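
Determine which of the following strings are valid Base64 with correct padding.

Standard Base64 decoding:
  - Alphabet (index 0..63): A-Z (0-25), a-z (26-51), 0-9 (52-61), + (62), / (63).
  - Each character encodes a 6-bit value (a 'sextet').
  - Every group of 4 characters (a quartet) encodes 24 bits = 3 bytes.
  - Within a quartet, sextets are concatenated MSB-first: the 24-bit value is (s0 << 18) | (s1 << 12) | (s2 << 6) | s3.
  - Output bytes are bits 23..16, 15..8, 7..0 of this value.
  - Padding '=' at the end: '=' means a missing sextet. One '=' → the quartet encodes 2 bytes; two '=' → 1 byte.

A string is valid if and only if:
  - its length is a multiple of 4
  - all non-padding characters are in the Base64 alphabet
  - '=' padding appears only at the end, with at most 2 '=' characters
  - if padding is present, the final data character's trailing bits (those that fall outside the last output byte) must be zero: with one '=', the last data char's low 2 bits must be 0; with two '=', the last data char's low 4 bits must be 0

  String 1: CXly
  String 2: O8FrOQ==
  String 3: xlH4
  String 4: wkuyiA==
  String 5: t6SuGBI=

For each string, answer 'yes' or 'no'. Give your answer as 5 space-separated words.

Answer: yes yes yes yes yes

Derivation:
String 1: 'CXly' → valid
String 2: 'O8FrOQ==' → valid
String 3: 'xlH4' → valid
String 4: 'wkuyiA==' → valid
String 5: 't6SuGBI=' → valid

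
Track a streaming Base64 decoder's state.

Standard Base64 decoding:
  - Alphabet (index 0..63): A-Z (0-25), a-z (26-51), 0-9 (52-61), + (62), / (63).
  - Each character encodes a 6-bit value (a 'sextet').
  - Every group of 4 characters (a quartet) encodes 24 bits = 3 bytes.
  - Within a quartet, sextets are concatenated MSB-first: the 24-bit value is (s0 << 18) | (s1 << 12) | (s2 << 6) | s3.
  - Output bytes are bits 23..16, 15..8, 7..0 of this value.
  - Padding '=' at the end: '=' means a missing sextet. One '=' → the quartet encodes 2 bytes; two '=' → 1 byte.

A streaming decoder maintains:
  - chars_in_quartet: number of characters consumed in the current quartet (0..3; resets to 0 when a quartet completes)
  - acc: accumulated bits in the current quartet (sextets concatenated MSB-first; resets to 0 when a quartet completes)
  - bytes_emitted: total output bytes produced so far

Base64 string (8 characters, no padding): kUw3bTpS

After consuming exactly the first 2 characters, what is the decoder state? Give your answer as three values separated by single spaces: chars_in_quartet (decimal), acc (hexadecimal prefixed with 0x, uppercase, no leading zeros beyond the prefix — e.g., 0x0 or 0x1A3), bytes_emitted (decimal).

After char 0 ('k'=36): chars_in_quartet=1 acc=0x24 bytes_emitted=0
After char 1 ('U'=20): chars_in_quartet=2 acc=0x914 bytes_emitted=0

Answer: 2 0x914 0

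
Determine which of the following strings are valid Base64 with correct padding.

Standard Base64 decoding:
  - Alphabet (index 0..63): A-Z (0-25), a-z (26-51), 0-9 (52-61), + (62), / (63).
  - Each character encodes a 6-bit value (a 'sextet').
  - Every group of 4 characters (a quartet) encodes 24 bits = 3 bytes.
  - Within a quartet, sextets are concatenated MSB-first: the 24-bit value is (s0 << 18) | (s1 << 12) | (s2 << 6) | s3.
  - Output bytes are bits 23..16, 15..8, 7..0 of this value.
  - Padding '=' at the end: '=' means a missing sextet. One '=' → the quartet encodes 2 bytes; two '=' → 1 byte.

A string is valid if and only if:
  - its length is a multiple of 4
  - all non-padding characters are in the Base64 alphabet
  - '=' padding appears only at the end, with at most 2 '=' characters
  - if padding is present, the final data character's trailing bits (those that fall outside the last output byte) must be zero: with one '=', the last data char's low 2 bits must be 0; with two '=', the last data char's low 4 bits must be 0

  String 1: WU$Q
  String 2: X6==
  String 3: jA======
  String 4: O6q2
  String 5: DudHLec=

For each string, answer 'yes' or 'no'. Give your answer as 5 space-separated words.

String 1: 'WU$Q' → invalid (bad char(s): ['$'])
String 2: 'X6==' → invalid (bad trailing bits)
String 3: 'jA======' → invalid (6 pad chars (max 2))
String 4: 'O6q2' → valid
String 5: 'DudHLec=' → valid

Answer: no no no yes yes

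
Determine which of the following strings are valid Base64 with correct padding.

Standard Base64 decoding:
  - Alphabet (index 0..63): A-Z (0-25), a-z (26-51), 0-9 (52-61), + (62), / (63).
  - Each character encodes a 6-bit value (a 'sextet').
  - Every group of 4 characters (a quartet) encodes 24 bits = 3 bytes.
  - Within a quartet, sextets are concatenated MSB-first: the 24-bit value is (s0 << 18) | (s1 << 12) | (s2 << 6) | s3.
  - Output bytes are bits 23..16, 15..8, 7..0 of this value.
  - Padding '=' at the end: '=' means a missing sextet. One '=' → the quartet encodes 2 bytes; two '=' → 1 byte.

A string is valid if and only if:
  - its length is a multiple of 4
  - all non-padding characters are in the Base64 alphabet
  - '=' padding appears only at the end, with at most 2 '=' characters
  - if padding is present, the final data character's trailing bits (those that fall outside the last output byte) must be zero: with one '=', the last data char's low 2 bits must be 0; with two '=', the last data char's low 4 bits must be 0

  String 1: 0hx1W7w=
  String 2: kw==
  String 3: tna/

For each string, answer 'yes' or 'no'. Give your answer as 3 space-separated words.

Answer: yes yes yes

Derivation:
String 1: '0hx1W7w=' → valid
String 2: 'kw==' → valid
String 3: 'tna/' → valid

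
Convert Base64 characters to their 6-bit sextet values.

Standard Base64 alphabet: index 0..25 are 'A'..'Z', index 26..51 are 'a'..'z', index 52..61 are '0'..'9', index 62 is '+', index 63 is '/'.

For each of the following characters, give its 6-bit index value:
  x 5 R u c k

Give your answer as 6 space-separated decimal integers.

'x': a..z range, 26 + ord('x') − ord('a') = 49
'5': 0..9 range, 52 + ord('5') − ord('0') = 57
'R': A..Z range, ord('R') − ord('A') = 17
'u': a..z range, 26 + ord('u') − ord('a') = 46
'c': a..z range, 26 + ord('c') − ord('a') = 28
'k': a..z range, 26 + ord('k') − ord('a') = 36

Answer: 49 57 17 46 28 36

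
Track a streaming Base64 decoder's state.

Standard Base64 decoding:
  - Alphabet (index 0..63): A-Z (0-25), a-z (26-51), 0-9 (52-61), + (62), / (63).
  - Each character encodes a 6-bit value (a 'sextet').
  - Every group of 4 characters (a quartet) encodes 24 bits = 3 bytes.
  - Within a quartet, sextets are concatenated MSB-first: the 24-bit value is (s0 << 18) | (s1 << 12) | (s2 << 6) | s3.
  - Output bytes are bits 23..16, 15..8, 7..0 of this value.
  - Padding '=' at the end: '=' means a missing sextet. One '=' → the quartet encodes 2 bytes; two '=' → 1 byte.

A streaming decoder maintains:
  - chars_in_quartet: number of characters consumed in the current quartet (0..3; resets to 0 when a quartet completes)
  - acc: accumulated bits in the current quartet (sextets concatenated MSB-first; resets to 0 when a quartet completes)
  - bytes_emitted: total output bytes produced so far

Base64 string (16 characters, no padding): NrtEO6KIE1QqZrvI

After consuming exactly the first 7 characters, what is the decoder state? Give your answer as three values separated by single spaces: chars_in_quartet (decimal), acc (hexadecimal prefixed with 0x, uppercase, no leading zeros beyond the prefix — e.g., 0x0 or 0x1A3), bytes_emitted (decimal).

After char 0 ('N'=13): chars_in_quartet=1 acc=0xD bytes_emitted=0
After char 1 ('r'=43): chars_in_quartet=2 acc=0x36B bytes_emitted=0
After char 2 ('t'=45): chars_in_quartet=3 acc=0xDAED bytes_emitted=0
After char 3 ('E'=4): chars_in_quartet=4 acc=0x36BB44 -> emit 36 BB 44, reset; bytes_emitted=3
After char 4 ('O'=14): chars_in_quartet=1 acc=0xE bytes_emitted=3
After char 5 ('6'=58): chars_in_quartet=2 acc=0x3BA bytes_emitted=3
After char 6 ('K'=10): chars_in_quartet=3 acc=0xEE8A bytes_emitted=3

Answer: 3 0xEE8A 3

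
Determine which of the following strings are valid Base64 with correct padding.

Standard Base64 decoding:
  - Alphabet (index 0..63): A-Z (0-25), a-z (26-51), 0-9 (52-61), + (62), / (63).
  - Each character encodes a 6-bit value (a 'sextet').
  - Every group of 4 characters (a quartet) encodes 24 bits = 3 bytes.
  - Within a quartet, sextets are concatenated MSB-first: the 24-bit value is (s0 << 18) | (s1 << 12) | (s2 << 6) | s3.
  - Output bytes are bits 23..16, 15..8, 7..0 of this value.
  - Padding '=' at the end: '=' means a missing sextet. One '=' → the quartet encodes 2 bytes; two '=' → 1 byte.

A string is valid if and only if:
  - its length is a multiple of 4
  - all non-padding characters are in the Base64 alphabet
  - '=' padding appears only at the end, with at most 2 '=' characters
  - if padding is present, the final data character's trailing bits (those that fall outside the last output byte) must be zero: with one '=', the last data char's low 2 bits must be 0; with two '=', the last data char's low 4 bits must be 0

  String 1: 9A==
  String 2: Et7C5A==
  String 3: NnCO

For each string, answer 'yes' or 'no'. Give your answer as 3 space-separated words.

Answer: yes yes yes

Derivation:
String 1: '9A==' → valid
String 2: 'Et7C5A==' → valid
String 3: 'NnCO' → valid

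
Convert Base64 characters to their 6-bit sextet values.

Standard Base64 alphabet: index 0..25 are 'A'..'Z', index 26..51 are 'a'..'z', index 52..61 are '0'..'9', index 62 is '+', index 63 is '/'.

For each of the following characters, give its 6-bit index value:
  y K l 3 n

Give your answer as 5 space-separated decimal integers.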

### [AIM OF THE TASK]
Copy exactly the lines above, starting at the opening line and finishing at the line in which "String 1: CXly" occurs.

### [WORKED SOLUTION]
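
Determine which of the following strings are valid Base64 with correct padding.

Standard Base64 decoding:
  - Alphabet (index 0..63): A-Z (0-25), a-z (26-51), 0-9 (52-61), + (62), / (63).
  - Each character encodes a 6-bit value (a 'sextet').
  - Every group of 4 characters (a quartet) encodes 24 bits = 3 bytes.
  - Within a quartet, sextets are concatenated MSB-first: the 24-bit value is (s0 << 18) | (s1 << 12) | (s2 << 6) | s3.
  - Output bytes are bits 23..16, 15..8, 7..0 of this value.
  - Padding '=' at the end: '=' means a missing sextet. One '=' → the quartet encodes 2 bytes; two '=' → 1 byte.

A string is valid if and only if:
  - its length is a multiple of 4
  - all non-padding characters are in the Base64 alphabet
  - '=' padding appears only at the end, with at most 2 '=' characters
  - if padding is present, the final data character's trailing bits (those that fall outside the last output byte) must be zero: with one '=', the last data char's low 2 bits must be 0; with two '=', the last data char's low 4 bits must be 0

  String 1: CXly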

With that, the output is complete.